■ Records shown ■
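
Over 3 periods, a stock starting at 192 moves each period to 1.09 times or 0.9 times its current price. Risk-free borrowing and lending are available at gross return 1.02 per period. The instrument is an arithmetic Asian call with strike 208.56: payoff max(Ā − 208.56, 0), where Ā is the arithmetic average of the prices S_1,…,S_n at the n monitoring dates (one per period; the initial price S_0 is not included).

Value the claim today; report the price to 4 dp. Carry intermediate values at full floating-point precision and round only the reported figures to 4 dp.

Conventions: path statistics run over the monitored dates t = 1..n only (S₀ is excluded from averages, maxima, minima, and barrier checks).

Risk-neutral up-probability p* = (R−d)/(u−d) = (1.02−0.9)/(1.09−0.9) = 0.6316; the claim prices as the p*-weighted sum of path payoffs discounted by R^3.
Enumerate all 2^3 = 8 price paths (U = up ×1.09, D = down ×0.9); each path with k up-moves has probability p*^k·(1−p*)^(3−k).
DDD: Ā=156.0960, payoff=0.0000, prob=0.050007
UDD: Ā=189.0496, payoff=0.0000, prob=0.085727
DUD: Ā=176.8896, payoff=0.0000, prob=0.085727
UUD: Ā=214.2330, payoff=5.6730, prob=0.146960
DDU: Ā=165.9456, payoff=0.0000, prob=0.085727
UDU: Ā=200.9786, payoff=0.0000, prob=0.146960
DUU: Ā=188.8186, payoff=0.0000, prob=0.146960
UUU: Ā=228.6803, payoff=20.1203, prob=0.251932
Price = Σ prob·payoff / R^3 = 5.902631 / 1.061208 = 5.5622

price = 5.5622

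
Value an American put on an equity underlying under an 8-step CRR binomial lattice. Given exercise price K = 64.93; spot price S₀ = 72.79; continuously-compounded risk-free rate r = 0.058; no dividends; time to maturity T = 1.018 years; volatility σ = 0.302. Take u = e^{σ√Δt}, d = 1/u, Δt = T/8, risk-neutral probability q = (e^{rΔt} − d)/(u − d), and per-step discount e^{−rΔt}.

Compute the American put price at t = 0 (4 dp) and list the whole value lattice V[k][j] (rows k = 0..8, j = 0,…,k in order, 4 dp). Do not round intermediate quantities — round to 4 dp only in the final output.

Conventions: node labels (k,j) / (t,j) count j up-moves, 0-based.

price = 3.9740
tree:
3.9740
6.0475 2.0190
8.9444 3.3235 0.7821
12.7971 5.3348 1.4195 0.1747
17.6229 8.2990 2.5350 0.3572 0.0000
22.4544 12.4072 4.4320 0.7305 0.0000 0.0000
26.7924 17.6229 7.5249 1.4940 0.0000 0.0000 0.0000
30.6874 22.4544 12.2419 3.0555 0.0000 0.0000 0.0000 0.0000
34.1846 26.7924 17.6229 6.2488 0.0000 0.0000 0.0000 0.0000 0.0000

Δt=0.12725, u=1.11375, d=0.89787, q=0.50741, disc=e^(-rΔt)=0.99265
k=8 terminal: V=max(K-S,0) → 34.1846 26.7924 17.6229 6.2488 0.0000 0.0000 0.0000 0.0000 0.0000
k=7: j=0 S=34.2426 intr=30.6874 cont=30.2100 V=30.6874[EX]; j=1 S=42.4756 intr=22.4544 cont=21.9770 V=22.4544[EX]; j=2 S=52.6881 intr=12.2419 cont=11.7645 V=12.2419[EX]; j=3 S=65.3560 intr=0.0000 cont=3.0555 V=3.0555[hold]; j=4 S=81.0696 intr=0.0000 cont=0.0000 V=0.0000[hold]; j=5 S=100.5613 intr=0.0000 cont=0.0000 V=0.0000[hold]; j=6 S=124.7395 intr=0.0000 cont=0.0000 V=0.0000[hold]; j=7 S=154.7309 intr=0.0000 cont=0.0000 V=0.0000[hold]
k=6: j=0 S=38.1376 intr=26.7924 cont=26.3150 V=26.7924[EX]; j=1 S=47.3071 intr=17.6229 cont=17.1455 V=17.6229[EX]; j=2 S=58.6812 intr=6.2488 cont=7.5249 V=7.5249[hold]; j=3 S=72.7900 intr=0.0000 cont=1.4940 V=1.4940[hold]; j=4 S=90.2910 intr=0.0000 cont=0.0000 V=0.0000[hold]; j=5 S=111.9999 intr=0.0000 cont=0.0000 V=0.0000[hold]; j=6 S=138.9282 intr=0.0000 cont=0.0000 V=0.0000[hold]
k=5: j=0 S=42.4756 intr=22.4544 cont=21.9770 V=22.4544[EX]; j=1 S=52.6881 intr=12.2419 cont=12.4072 V=12.4072[hold]; j=2 S=65.3560 intr=0.0000 cont=4.4320 V=4.4320[hold]; j=3 S=81.0696 intr=0.0000 cont=0.7305 V=0.7305[hold]; j=4 S=100.5613 intr=0.0000 cont=0.0000 V=0.0000[hold]; j=5 S=124.7395 intr=0.0000 cont=0.0000 V=0.0000[hold]
k=4: j=0 S=47.3071 intr=17.6229 cont=17.2287 V=17.6229[EX]; j=1 S=58.6812 intr=6.2488 cont=8.2990 V=8.2990[hold]; j=2 S=72.7900 intr=0.0000 cont=2.5350 V=2.5350[hold]; j=3 S=90.2910 intr=0.0000 cont=0.3572 V=0.3572[hold]; j=4 S=111.9999 intr=0.0000 cont=0.0000 V=0.0000[hold]
k=3: j=0 S=52.6881 intr=12.2419 cont=12.7971 V=12.7971[hold]; j=1 S=65.3560 intr=0.0000 cont=5.3348 V=5.3348[hold]; j=2 S=81.0696 intr=0.0000 cont=1.4195 V=1.4195[hold]; j=3 S=100.5613 intr=0.0000 cont=0.1747 V=0.1747[hold]
k=2: j=0 S=58.6812 intr=6.2488 cont=8.9444 V=8.9444[hold]; j=1 S=72.7900 intr=0.0000 cont=3.3235 V=3.3235[hold]; j=2 S=90.2910 intr=0.0000 cont=0.7821 V=0.7821[hold]
k=1: j=0 S=65.3560 intr=0.0000 cont=6.0475 V=6.0475[hold]; j=1 S=81.0696 intr=0.0000 cont=2.0190 V=2.0190[hold]
k=0: j=0 S=72.7900 intr=0.0000 cont=3.9740 V=3.9740[hold]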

■ Exercise requirements ■
The response has to give back every record verbatim.

■ Answer space ■
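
Over 3 periods, a stock starting at 192 moves each period to 1.09 times or 0.9 times its current price. Risk-free borrowing and lending are available at gross return 1.02 per period. The instrument is an arithmetic Asian call with strike 208.56: payoff max(Ā − 208.56, 0), where Ā is the arithmetic average of the prices S_1,…,S_n at the n monitoring dates (one per period; the initial price S_0 is not included).

Value the claim today; report the price to 4 dp. Carry intermediate values at full floating-point precision and round only the reported figures to 4 dp.

Conventions: path statistics run over the monitored dates t = 1..n only (S₀ is excluded from averages, maxima, minima, and barrier checks).

Risk-neutral up-probability p* = (R−d)/(u−d) = (1.02−0.9)/(1.09−0.9) = 0.6316; the claim prices as the p*-weighted sum of path payoffs discounted by R^3.
Enumerate all 2^3 = 8 price paths (U = up ×1.09, D = down ×0.9); each path with k up-moves has probability p*^k·(1−p*)^(3−k).
DDD: Ā=156.0960, payoff=0.0000, prob=0.050007
UDD: Ā=189.0496, payoff=0.0000, prob=0.085727
DUD: Ā=176.8896, payoff=0.0000, prob=0.085727
UUD: Ā=214.2330, payoff=5.6730, prob=0.146960
DDU: Ā=165.9456, payoff=0.0000, prob=0.085727
UDU: Ā=200.9786, payoff=0.0000, prob=0.146960
DUU: Ā=188.8186, payoff=0.0000, prob=0.146960
UUU: Ā=228.6803, payoff=20.1203, prob=0.251932
Price = Σ prob·payoff / R^3 = 5.902631 / 1.061208 = 5.5622

price = 5.5622

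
Value an American put on an equity underlying under an 8-step CRR binomial lattice. Given exercise price K = 64.93; spot price S₀ = 72.79; continuously-compounded risk-free rate r = 0.058; no dividends; time to maturity T = 1.018 years; volatility σ = 0.302. Take u = e^{σ√Δt}, d = 1/u, Δt = T/8, risk-neutral probability q = (e^{rΔt} − d)/(u − d), and per-step discount e^{−rΔt}.

Compute the American put price at t = 0 (4 dp) and list the whole value lattice V[k][j] (rows k = 0..8, j = 0,…,k in order, 4 dp). Do not round intermediate quantities — round to 4 dp only in the final output.

Conventions: node labels (k,j) / (t,j) count j up-moves, 0-based.

price = 3.9740
tree:
3.9740
6.0475 2.0190
8.9444 3.3235 0.7821
12.7971 5.3348 1.4195 0.1747
17.6229 8.2990 2.5350 0.3572 0.0000
22.4544 12.4072 4.4320 0.7305 0.0000 0.0000
26.7924 17.6229 7.5249 1.4940 0.0000 0.0000 0.0000
30.6874 22.4544 12.2419 3.0555 0.0000 0.0000 0.0000 0.0000
34.1846 26.7924 17.6229 6.2488 0.0000 0.0000 0.0000 0.0000 0.0000

Δt=0.12725, u=1.11375, d=0.89787, q=0.50741, disc=e^(-rΔt)=0.99265
k=8 terminal: V=max(K-S,0) → 34.1846 26.7924 17.6229 6.2488 0.0000 0.0000 0.0000 0.0000 0.0000
k=7: j=0 S=34.2426 intr=30.6874 cont=30.2100 V=30.6874[EX]; j=1 S=42.4756 intr=22.4544 cont=21.9770 V=22.4544[EX]; j=2 S=52.6881 intr=12.2419 cont=11.7645 V=12.2419[EX]; j=3 S=65.3560 intr=0.0000 cont=3.0555 V=3.0555[hold]; j=4 S=81.0696 intr=0.0000 cont=0.0000 V=0.0000[hold]; j=5 S=100.5613 intr=0.0000 cont=0.0000 V=0.0000[hold]; j=6 S=124.7395 intr=0.0000 cont=0.0000 V=0.0000[hold]; j=7 S=154.7309 intr=0.0000 cont=0.0000 V=0.0000[hold]
k=6: j=0 S=38.1376 intr=26.7924 cont=26.3150 V=26.7924[EX]; j=1 S=47.3071 intr=17.6229 cont=17.1455 V=17.6229[EX]; j=2 S=58.6812 intr=6.2488 cont=7.5249 V=7.5249[hold]; j=3 S=72.7900 intr=0.0000 cont=1.4940 V=1.4940[hold]; j=4 S=90.2910 intr=0.0000 cont=0.0000 V=0.0000[hold]; j=5 S=111.9999 intr=0.0000 cont=0.0000 V=0.0000[hold]; j=6 S=138.9282 intr=0.0000 cont=0.0000 V=0.0000[hold]
k=5: j=0 S=42.4756 intr=22.4544 cont=21.9770 V=22.4544[EX]; j=1 S=52.6881 intr=12.2419 cont=12.4072 V=12.4072[hold]; j=2 S=65.3560 intr=0.0000 cont=4.4320 V=4.4320[hold]; j=3 S=81.0696 intr=0.0000 cont=0.7305 V=0.7305[hold]; j=4 S=100.5613 intr=0.0000 cont=0.0000 V=0.0000[hold]; j=5 S=124.7395 intr=0.0000 cont=0.0000 V=0.0000[hold]
k=4: j=0 S=47.3071 intr=17.6229 cont=17.2287 V=17.6229[EX]; j=1 S=58.6812 intr=6.2488 cont=8.2990 V=8.2990[hold]; j=2 S=72.7900 intr=0.0000 cont=2.5350 V=2.5350[hold]; j=3 S=90.2910 intr=0.0000 cont=0.3572 V=0.3572[hold]; j=4 S=111.9999 intr=0.0000 cont=0.0000 V=0.0000[hold]
k=3: j=0 S=52.6881 intr=12.2419 cont=12.7971 V=12.7971[hold]; j=1 S=65.3560 intr=0.0000 cont=5.3348 V=5.3348[hold]; j=2 S=81.0696 intr=0.0000 cont=1.4195 V=1.4195[hold]; j=3 S=100.5613 intr=0.0000 cont=0.1747 V=0.1747[hold]
k=2: j=0 S=58.6812 intr=6.2488 cont=8.9444 V=8.9444[hold]; j=1 S=72.7900 intr=0.0000 cont=3.3235 V=3.3235[hold]; j=2 S=90.2910 intr=0.0000 cont=0.7821 V=0.7821[hold]
k=1: j=0 S=65.3560 intr=0.0000 cont=6.0475 V=6.0475[hold]; j=1 S=81.0696 intr=0.0000 cont=2.0190 V=2.0190[hold]
k=0: j=0 S=72.7900 intr=0.0000 cont=3.9740 V=3.9740[hold]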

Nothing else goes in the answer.